## Input data
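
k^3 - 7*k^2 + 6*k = k*(k - 6)*(k - 1)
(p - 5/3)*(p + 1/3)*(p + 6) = p^3 + 14*p^2/3 - 77*p/9 - 10/3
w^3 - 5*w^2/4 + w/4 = w*(w - 1)*(w - 1/4)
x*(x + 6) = x^2 + 6*x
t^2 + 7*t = t*(t + 7)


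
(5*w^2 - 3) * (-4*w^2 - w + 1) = -20*w^4 - 5*w^3 + 17*w^2 + 3*w - 3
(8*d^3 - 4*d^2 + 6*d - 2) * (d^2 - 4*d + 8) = 8*d^5 - 36*d^4 + 86*d^3 - 58*d^2 + 56*d - 16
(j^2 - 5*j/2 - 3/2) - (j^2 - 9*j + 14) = 13*j/2 - 31/2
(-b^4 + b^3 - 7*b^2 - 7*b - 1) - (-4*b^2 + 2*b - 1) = -b^4 + b^3 - 3*b^2 - 9*b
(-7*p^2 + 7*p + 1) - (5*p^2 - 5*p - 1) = -12*p^2 + 12*p + 2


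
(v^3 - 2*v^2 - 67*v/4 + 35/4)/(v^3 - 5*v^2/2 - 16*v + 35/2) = (v - 1/2)/(v - 1)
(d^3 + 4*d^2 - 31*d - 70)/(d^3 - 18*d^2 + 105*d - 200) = (d^2 + 9*d + 14)/(d^2 - 13*d + 40)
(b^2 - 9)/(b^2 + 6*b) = (b^2 - 9)/(b*(b + 6))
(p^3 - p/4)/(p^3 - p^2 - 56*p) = (1/4 - p^2)/(-p^2 + p + 56)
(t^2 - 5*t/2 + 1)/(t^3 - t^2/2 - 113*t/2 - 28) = (-2*t^2 + 5*t - 2)/(-2*t^3 + t^2 + 113*t + 56)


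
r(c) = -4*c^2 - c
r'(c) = -8*c - 1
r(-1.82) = -11.43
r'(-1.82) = 13.56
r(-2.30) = -18.86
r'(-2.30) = 17.40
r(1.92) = -16.67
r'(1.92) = -16.36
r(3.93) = -65.71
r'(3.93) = -32.44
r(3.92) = -65.39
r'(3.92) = -32.36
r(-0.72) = -1.35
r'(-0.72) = 4.76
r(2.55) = -28.56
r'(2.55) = -21.40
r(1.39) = -9.12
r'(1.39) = -12.12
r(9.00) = -333.00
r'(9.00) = -73.00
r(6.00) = -150.00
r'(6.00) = -49.00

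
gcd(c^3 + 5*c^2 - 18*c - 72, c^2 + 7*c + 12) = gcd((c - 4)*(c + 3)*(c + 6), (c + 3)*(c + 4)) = c + 3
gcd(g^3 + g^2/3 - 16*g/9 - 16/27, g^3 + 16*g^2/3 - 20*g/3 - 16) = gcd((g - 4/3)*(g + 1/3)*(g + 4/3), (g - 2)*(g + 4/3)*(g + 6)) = g + 4/3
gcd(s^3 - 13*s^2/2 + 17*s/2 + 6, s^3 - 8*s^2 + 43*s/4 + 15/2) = s + 1/2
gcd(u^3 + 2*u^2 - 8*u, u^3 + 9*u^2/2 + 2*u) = u^2 + 4*u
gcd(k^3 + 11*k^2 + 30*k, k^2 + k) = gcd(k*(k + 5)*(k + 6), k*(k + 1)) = k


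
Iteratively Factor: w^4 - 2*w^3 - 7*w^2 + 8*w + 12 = (w - 2)*(w^3 - 7*w - 6) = (w - 2)*(w + 2)*(w^2 - 2*w - 3) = (w - 3)*(w - 2)*(w + 2)*(w + 1)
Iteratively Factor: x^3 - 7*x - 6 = (x + 1)*(x^2 - x - 6) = (x + 1)*(x + 2)*(x - 3)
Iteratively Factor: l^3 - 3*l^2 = (l)*(l^2 - 3*l) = l^2*(l - 3)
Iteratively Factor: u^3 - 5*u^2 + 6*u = (u - 3)*(u^2 - 2*u) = u*(u - 3)*(u - 2)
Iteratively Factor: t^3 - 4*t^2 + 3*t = (t - 1)*(t^2 - 3*t) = t*(t - 1)*(t - 3)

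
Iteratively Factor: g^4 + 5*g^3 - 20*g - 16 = (g - 2)*(g^3 + 7*g^2 + 14*g + 8) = (g - 2)*(g + 4)*(g^2 + 3*g + 2) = (g - 2)*(g + 1)*(g + 4)*(g + 2)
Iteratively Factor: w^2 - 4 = (w - 2)*(w + 2)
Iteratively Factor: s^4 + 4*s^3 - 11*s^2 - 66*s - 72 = (s + 2)*(s^3 + 2*s^2 - 15*s - 36) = (s + 2)*(s + 3)*(s^2 - s - 12) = (s - 4)*(s + 2)*(s + 3)*(s + 3)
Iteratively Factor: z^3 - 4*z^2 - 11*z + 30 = (z - 5)*(z^2 + z - 6) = (z - 5)*(z - 2)*(z + 3)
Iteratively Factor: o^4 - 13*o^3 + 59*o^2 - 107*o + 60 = (o - 3)*(o^3 - 10*o^2 + 29*o - 20) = (o - 3)*(o - 1)*(o^2 - 9*o + 20) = (o - 4)*(o - 3)*(o - 1)*(o - 5)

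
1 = 1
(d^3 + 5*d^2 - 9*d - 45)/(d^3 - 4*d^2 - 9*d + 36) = (d + 5)/(d - 4)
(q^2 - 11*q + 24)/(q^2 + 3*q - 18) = (q - 8)/(q + 6)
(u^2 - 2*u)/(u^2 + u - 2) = u*(u - 2)/(u^2 + u - 2)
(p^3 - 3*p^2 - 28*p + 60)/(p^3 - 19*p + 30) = (p - 6)/(p - 3)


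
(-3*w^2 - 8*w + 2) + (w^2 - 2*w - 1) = -2*w^2 - 10*w + 1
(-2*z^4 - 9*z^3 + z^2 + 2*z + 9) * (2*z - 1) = -4*z^5 - 16*z^4 + 11*z^3 + 3*z^2 + 16*z - 9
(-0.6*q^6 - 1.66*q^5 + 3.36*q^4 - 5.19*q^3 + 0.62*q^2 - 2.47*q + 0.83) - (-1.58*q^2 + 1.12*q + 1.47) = -0.6*q^6 - 1.66*q^5 + 3.36*q^4 - 5.19*q^3 + 2.2*q^2 - 3.59*q - 0.64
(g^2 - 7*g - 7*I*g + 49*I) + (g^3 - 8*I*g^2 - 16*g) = g^3 + g^2 - 8*I*g^2 - 23*g - 7*I*g + 49*I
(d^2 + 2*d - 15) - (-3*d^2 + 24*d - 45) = 4*d^2 - 22*d + 30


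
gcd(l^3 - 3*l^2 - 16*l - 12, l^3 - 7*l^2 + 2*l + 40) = l + 2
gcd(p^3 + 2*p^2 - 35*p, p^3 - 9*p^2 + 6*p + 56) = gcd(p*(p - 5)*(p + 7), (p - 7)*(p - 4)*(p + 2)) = 1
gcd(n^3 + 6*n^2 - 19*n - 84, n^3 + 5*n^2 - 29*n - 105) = n^2 + 10*n + 21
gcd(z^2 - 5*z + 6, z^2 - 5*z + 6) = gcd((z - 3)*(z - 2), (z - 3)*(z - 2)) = z^2 - 5*z + 6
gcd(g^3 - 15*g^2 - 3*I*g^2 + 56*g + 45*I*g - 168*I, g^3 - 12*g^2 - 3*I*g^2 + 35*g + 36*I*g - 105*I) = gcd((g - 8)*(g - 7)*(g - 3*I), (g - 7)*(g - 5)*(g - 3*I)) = g^2 + g*(-7 - 3*I) + 21*I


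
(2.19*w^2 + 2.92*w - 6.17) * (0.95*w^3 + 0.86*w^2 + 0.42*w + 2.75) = 2.0805*w^5 + 4.6574*w^4 - 2.4305*w^3 + 1.9427*w^2 + 5.4386*w - 16.9675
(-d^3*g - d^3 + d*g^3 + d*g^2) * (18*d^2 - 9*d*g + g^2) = -18*d^5*g - 18*d^5 + 9*d^4*g^2 + 9*d^4*g + 17*d^3*g^3 + 17*d^3*g^2 - 9*d^2*g^4 - 9*d^2*g^3 + d*g^5 + d*g^4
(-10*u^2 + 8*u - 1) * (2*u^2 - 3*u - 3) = -20*u^4 + 46*u^3 + 4*u^2 - 21*u + 3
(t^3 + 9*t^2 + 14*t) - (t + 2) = t^3 + 9*t^2 + 13*t - 2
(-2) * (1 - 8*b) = 16*b - 2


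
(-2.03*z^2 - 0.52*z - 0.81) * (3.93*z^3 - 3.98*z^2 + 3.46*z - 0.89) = -7.9779*z^5 + 6.0358*z^4 - 8.1375*z^3 + 3.2313*z^2 - 2.3398*z + 0.7209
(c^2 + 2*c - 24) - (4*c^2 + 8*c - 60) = -3*c^2 - 6*c + 36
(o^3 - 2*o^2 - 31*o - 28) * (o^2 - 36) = o^5 - 2*o^4 - 67*o^3 + 44*o^2 + 1116*o + 1008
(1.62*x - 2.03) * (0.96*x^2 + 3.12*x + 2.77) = 1.5552*x^3 + 3.1056*x^2 - 1.8462*x - 5.6231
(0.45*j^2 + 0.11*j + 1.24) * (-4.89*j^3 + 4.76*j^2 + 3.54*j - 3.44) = -2.2005*j^5 + 1.6041*j^4 - 3.947*j^3 + 4.7438*j^2 + 4.0112*j - 4.2656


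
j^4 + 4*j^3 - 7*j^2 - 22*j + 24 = (j - 2)*(j - 1)*(j + 3)*(j + 4)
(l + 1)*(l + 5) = l^2 + 6*l + 5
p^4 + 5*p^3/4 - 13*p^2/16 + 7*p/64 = p*(p - 1/4)^2*(p + 7/4)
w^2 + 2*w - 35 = (w - 5)*(w + 7)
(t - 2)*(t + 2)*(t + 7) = t^3 + 7*t^2 - 4*t - 28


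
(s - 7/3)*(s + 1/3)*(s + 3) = s^3 + s^2 - 61*s/9 - 7/3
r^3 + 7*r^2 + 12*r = r*(r + 3)*(r + 4)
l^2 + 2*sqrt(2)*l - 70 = (l - 5*sqrt(2))*(l + 7*sqrt(2))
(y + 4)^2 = y^2 + 8*y + 16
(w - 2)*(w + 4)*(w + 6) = w^3 + 8*w^2 + 4*w - 48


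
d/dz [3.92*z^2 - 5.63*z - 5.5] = 7.84*z - 5.63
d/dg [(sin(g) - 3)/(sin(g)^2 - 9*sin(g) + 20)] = (6*sin(g) + cos(g)^2 - 8)*cos(g)/(sin(g)^2 - 9*sin(g) + 20)^2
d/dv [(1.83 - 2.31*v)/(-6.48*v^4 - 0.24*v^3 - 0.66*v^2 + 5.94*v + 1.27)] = (-44.9064*v^4 + 46.3248*v^3 - 0.207*v^2 + 2.4156*v - 13.8039)/(41.9904*v^8 + 3.1104*v^7 + 8.6112*v^6 - 76.6656*v^5 - 18.8748*v^4 - 8.4504*v^3 + 33.6072*v^2 + 15.0876*v + 1.6129)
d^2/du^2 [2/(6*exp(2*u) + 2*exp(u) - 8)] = (2*(6*exp(u) + 1)^2*exp(u) - (12*exp(u) + 1)*(3*exp(2*u) + exp(u) - 4))*exp(u)/(3*exp(2*u) + exp(u) - 4)^3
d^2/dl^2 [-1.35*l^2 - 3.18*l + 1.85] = -2.70000000000000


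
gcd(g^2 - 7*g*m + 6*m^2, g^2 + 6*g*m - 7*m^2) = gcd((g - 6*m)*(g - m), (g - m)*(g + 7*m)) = g - m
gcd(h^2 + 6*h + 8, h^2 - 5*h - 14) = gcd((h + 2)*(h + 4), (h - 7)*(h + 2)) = h + 2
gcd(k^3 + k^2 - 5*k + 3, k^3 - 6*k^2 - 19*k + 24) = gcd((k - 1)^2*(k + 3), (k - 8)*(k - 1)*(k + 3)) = k^2 + 2*k - 3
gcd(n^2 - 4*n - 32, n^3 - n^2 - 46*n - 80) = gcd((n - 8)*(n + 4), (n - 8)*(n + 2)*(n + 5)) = n - 8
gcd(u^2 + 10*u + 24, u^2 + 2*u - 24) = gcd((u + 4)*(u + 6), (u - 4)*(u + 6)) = u + 6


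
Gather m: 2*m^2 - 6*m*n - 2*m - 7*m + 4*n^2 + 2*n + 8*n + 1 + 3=2*m^2 + m*(-6*n - 9) + 4*n^2 + 10*n + 4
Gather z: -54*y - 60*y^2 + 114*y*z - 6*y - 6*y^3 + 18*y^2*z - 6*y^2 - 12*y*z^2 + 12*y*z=-6*y^3 - 66*y^2 - 12*y*z^2 - 60*y + z*(18*y^2 + 126*y)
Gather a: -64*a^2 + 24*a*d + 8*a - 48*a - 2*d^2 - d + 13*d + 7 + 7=-64*a^2 + a*(24*d - 40) - 2*d^2 + 12*d + 14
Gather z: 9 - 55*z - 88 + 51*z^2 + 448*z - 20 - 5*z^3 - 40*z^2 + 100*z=-5*z^3 + 11*z^2 + 493*z - 99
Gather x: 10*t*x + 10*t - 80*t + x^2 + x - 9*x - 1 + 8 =-70*t + x^2 + x*(10*t - 8) + 7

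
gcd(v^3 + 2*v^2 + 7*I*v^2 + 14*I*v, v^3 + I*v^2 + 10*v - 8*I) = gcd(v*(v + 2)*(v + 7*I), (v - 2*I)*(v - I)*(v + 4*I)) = 1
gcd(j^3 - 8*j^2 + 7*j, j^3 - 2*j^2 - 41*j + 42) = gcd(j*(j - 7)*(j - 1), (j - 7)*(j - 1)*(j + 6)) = j^2 - 8*j + 7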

## What this task involves
Using the records above, pull out each line where the word "Gather" occurs.

## Solution to the exercise
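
Gather m: 2*m^2 - 6*m*n - 2*m - 7*m + 4*n^2 + 2*n + 8*n + 1 + 3=2*m^2 + m*(-6*n - 9) + 4*n^2 + 10*n + 4
Gather z: -54*y - 60*y^2 + 114*y*z - 6*y - 6*y^3 + 18*y^2*z - 6*y^2 - 12*y*z^2 + 12*y*z=-6*y^3 - 66*y^2 - 12*y*z^2 - 60*y + z*(18*y^2 + 126*y)
Gather a: -64*a^2 + 24*a*d + 8*a - 48*a - 2*d^2 - d + 13*d + 7 + 7=-64*a^2 + a*(24*d - 40) - 2*d^2 + 12*d + 14
Gather z: 9 - 55*z - 88 + 51*z^2 + 448*z - 20 - 5*z^3 - 40*z^2 + 100*z=-5*z^3 + 11*z^2 + 493*z - 99
Gather x: 10*t*x + 10*t - 80*t + x^2 + x - 9*x - 1 + 8 =-70*t + x^2 + x*(10*t - 8) + 7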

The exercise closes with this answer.